Saved entries:
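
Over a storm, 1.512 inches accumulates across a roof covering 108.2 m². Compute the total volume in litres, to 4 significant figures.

Depth: 1.512 in × 25.4 = 38.4048 mm.
1 mm over 1 m² is 1 L, so volume = 38.4048 × 108.2 = 4155.3994 L ≈ 4155 L.

4155 litres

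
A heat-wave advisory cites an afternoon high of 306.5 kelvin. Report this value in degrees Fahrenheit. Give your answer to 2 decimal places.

92.03 °F

First to °C: 33.35 °C.
Then to °F: 92.03 °F.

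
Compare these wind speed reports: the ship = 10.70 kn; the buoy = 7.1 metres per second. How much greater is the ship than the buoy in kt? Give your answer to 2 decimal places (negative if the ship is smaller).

-3.10 kt

the buoy: 7.1 m/s = 13.8013 kt.
Difference: 10.7000 − 13.8013 = -3.10 kt.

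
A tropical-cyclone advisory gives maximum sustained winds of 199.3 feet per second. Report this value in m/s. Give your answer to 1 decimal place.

1 ft/s = 0.3048 m/s, so 199.3 × 0.3048 = 60.7 m/s.

60.7 m/s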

EXERCISE BRIEF - Repeat the data in full. Nothing may be dropped or altered.

ANSWER SPACE -
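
Over a storm, 1.512 inches accumulates across a roof covering 108.2 m². Compute the total volume in litres, to 4 significant figures.

Depth: 1.512 in × 25.4 = 38.4048 mm.
1 mm over 1 m² is 1 L, so volume = 38.4048 × 108.2 = 4155.3994 L ≈ 4155 L.

4155 litres

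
A heat-wave advisory cites an afternoon high of 306.5 kelvin. Report this value in degrees Fahrenheit. Give your answer to 2 decimal places.

92.03 °F

First to °C: 33.35 °C.
Then to °F: 92.03 °F.

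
Compare these wind speed reports: the ship = 10.70 kn; the buoy = 7.1 metres per second. How much greater is the ship than the buoy in kt? Give your answer to 2 decimal places (negative if the ship is smaller).

-3.10 kt

the buoy: 7.1 m/s = 13.8013 kt.
Difference: 10.7000 − 13.8013 = -3.10 kt.

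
A tropical-cyclone advisory gives maximum sustained winds of 199.3 feet per second. Report this value in m/s. Give your answer to 1 decimal place.

1 ft/s = 0.3048 m/s, so 199.3 × 0.3048 = 60.7 m/s.

60.7 m/s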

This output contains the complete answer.